Set down the entries exactly. No line may differ from its source.

---------- Input

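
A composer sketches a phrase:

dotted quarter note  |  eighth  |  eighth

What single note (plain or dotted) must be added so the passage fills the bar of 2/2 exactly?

The bar of 2/2 = 8 eighth notes.
Convert each value to eighth notes: dotted quarter note = 3; eighth = 1; eighth = 1.
Altogether 3 + 1 + 1 = 5.
Remaining: 8 − 5 = 3 eighth notes, which is a dotted quarter note.

dotted quarter note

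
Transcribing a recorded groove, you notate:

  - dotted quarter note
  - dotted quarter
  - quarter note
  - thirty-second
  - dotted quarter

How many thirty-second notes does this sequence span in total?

45

Express everything in thirty-second notes: dotted quarter note = 12; dotted quarter = 12; quarter note = 8; thirty-second = 1; dotted quarter = 12.
Total: 12 + 12 + 8 + 1 + 12 = 45 thirty-second notes.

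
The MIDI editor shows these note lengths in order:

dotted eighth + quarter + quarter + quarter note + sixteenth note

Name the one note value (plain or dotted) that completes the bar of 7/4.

The bar of 7/4 = 28 sixteenth notes.
Convert each value to sixteenth notes: dotted eighth = 3; quarter = 4; quarter = 4; quarter note = 4; sixteenth note = 1.
Sum: 3 + 4 + 4 + 4 + 1 = 16.
Remaining: 28 − 16 = 12 sixteenth notes, which is a dotted half note.

dotted half note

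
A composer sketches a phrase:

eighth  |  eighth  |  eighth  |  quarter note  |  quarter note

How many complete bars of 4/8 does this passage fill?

1

One bar of 4/8 = 4 eighth notes.
Working in eighth notes: eighth = 1; eighth = 1; eighth = 1; quarter note = 2; quarter note = 2.
Sum: 1 + 1 + 1 + 2 + 2 = 7.
7 ÷ 4 = 1 complete bar with 3 left over.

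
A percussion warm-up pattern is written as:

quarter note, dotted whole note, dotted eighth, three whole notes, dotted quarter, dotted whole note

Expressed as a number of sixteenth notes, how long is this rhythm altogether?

109

Working in sixteenth notes: quarter note = 4; dotted whole note = 24; dotted eighth = 3; whole note = 16; whole note = 16; whole note = 16; dotted quarter = 6; dotted whole note = 24.
Altogether 4 + 24 + 3 + 16 + 16 + 16 + 6 + 24 = 109 sixteenth notes.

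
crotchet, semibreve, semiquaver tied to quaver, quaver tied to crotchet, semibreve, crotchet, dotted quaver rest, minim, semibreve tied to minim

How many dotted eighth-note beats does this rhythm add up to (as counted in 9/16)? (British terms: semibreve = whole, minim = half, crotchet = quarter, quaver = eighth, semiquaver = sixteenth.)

One dotted eighth-note beat = 3 sixteenth notes.
Convert each value to sixteenth notes: crotchet = 4; semibreve = 16; semiquaver tied to quaver (semiquaver + quaver) = 3; quaver tied to crotchet (quaver + crotchet) = 6; semibreve = 16; crotchet = 4; dotted quaver rest = 3; minim = 8; semibreve tied to minim (semibreve + minim) = 24.
Sum: 4 + 16 + 3 + 6 + 16 + 4 + 3 + 8 + 24 = 84.
84 ÷ 3 = 28 beats.

28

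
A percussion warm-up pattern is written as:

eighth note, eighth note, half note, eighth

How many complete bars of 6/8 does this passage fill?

1

One bar of 6/8 = 6 eighth notes.
Each duration in eighth notes: eighth note = 1; eighth note = 1; half note = 4; eighth = 1.
Total: 1 + 1 + 4 + 1 = 7.
7 ÷ 6 = 1 complete bar with 1 left over.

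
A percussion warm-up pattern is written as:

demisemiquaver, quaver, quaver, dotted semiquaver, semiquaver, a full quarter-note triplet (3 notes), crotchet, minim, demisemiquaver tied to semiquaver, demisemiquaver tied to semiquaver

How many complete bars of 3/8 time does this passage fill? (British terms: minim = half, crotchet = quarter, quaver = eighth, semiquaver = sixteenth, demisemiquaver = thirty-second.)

5

One bar of 3/8 = 12 thirty-second notes.
In thirty-second notes: demisemiquaver = 1; quaver = 4; quaver = 4; dotted semiquaver = 3; semiquaver = 2; a full quarter-note triplet (3 notes) (three triplet quarters span one half) = 16; crotchet = 8; minim = 16; demisemiquaver tied to semiquaver (demisemiquaver + semiquaver) = 3; demisemiquaver tied to semiquaver (demisemiquaver + semiquaver) = 3.
Sum: 1 + 4 + 4 + 3 + 2 + 16 + 8 + 16 + 3 + 3 = 60.
60 ÷ 12 = 5 complete bars with 0 left over.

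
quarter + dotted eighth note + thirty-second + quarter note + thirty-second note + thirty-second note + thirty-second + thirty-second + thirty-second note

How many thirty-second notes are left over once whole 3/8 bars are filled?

One bar of 3/8 = 12 thirty-second notes.
Each duration in thirty-second notes: quarter = 8; dotted eighth note = 6; thirty-second = 1; quarter note = 8; thirty-second note = 1; thirty-second note = 1; thirty-second = 1; thirty-second = 1; thirty-second note = 1.
Total: 8 + 6 + 1 + 8 + 1 + 1 + 1 + 1 + 1 = 28.
28 ÷ 12 = 2 complete bars with 4 thirty-second notes remaining.

4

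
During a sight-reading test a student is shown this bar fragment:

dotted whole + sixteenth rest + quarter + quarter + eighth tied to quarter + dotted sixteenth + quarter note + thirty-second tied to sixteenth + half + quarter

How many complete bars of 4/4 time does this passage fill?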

--------------------

▶ Response to this task
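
A composer sketches a phrase:

dotted quarter note  |  eighth  |  eighth

What single note (plain or dotted) must be added so the passage fills the bar of 2/2 exactly?

The bar of 2/2 = 8 eighth notes.
Convert each value to eighth notes: dotted quarter note = 3; eighth = 1; eighth = 1.
Altogether 3 + 1 + 1 = 5.
Remaining: 8 − 5 = 3 eighth notes, which is a dotted quarter note.

dotted quarter note

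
Transcribing a recorded groove, you notate:

  - dotted quarter note
  - dotted quarter
  - quarter note
  - thirty-second
  - dotted quarter

How many thirty-second notes does this sequence span in total?

45

Express everything in thirty-second notes: dotted quarter note = 12; dotted quarter = 12; quarter note = 8; thirty-second = 1; dotted quarter = 12.
Total: 12 + 12 + 8 + 1 + 12 = 45 thirty-second notes.

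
The MIDI editor shows these note lengths in order:

dotted eighth + quarter + quarter + quarter note + sixteenth note

Name the one note value (plain or dotted) that completes the bar of 7/4.

The bar of 7/4 = 28 sixteenth notes.
Convert each value to sixteenth notes: dotted eighth = 3; quarter = 4; quarter = 4; quarter note = 4; sixteenth note = 1.
Sum: 3 + 4 + 4 + 4 + 1 = 16.
Remaining: 28 − 16 = 12 sixteenth notes, which is a dotted half note.

dotted half note

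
A composer sketches a phrase:

eighth  |  eighth  |  eighth  |  quarter note  |  quarter note

How many complete bars of 4/8 does this passage fill?

1

One bar of 4/8 = 4 eighth notes.
Working in eighth notes: eighth = 1; eighth = 1; eighth = 1; quarter note = 2; quarter note = 2.
Sum: 1 + 1 + 1 + 2 + 2 = 7.
7 ÷ 4 = 1 complete bar with 3 left over.

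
A percussion warm-up pattern is written as:

quarter note, dotted whole note, dotted eighth, three whole notes, dotted quarter, dotted whole note

Expressed as a number of sixteenth notes, how long is this rhythm altogether?

109

Working in sixteenth notes: quarter note = 4; dotted whole note = 24; dotted eighth = 3; whole note = 16; whole note = 16; whole note = 16; dotted quarter = 6; dotted whole note = 24.
Altogether 4 + 24 + 3 + 16 + 16 + 16 + 6 + 24 = 109 sixteenth notes.

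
crotchet, semibreve, semiquaver tied to quaver, quaver tied to crotchet, semibreve, crotchet, dotted quaver rest, minim, semibreve tied to minim

How many dotted eighth-note beats does this rhythm add up to (as counted in 9/16)? (British terms: semibreve = whole, minim = half, crotchet = quarter, quaver = eighth, semiquaver = sixteenth.)

One dotted eighth-note beat = 3 sixteenth notes.
Convert each value to sixteenth notes: crotchet = 4; semibreve = 16; semiquaver tied to quaver (semiquaver + quaver) = 3; quaver tied to crotchet (quaver + crotchet) = 6; semibreve = 16; crotchet = 4; dotted quaver rest = 3; minim = 8; semibreve tied to minim (semibreve + minim) = 24.
Sum: 4 + 16 + 3 + 6 + 16 + 4 + 3 + 8 + 24 = 84.
84 ÷ 3 = 28 beats.

28

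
A percussion warm-up pattern is written as:

eighth note, eighth note, half note, eighth

How many complete bars of 6/8 does this passage fill?

1

One bar of 6/8 = 6 eighth notes.
Each duration in eighth notes: eighth note = 1; eighth note = 1; half note = 4; eighth = 1.
Total: 1 + 1 + 4 + 1 = 7.
7 ÷ 6 = 1 complete bar with 1 left over.

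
A percussion warm-up pattern is written as:

demisemiquaver, quaver, quaver, dotted semiquaver, semiquaver, a full quarter-note triplet (3 notes), crotchet, minim, demisemiquaver tied to semiquaver, demisemiquaver tied to semiquaver

How many complete bars of 3/8 time does this passage fill? (British terms: minim = half, crotchet = quarter, quaver = eighth, semiquaver = sixteenth, demisemiquaver = thirty-second.)

5

One bar of 3/8 = 12 thirty-second notes.
In thirty-second notes: demisemiquaver = 1; quaver = 4; quaver = 4; dotted semiquaver = 3; semiquaver = 2; a full quarter-note triplet (3 notes) (three triplet quarters span one half) = 16; crotchet = 8; minim = 16; demisemiquaver tied to semiquaver (demisemiquaver + semiquaver) = 3; demisemiquaver tied to semiquaver (demisemiquaver + semiquaver) = 3.
Sum: 1 + 4 + 4 + 3 + 2 + 16 + 8 + 16 + 3 + 3 = 60.
60 ÷ 12 = 5 complete bars with 0 left over.

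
quarter + dotted eighth note + thirty-second + quarter note + thirty-second note + thirty-second note + thirty-second + thirty-second + thirty-second note

How many thirty-second notes are left over once whole 3/8 bars are filled?

One bar of 3/8 = 12 thirty-second notes.
Each duration in thirty-second notes: quarter = 8; dotted eighth note = 6; thirty-second = 1; quarter note = 8; thirty-second note = 1; thirty-second note = 1; thirty-second = 1; thirty-second = 1; thirty-second note = 1.
Total: 8 + 6 + 1 + 8 + 1 + 1 + 1 + 1 + 1 = 28.
28 ÷ 12 = 2 complete bars with 4 thirty-second notes remaining.

4

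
During a sight-reading test a student is shown this bar fragment:

dotted whole + sixteenth rest + quarter + quarter + eighth tied to quarter + dotted sixteenth + quarter note + thirty-second tied to sixteenth + half + quarter

How many complete bars of 4/4 time does this passage fill?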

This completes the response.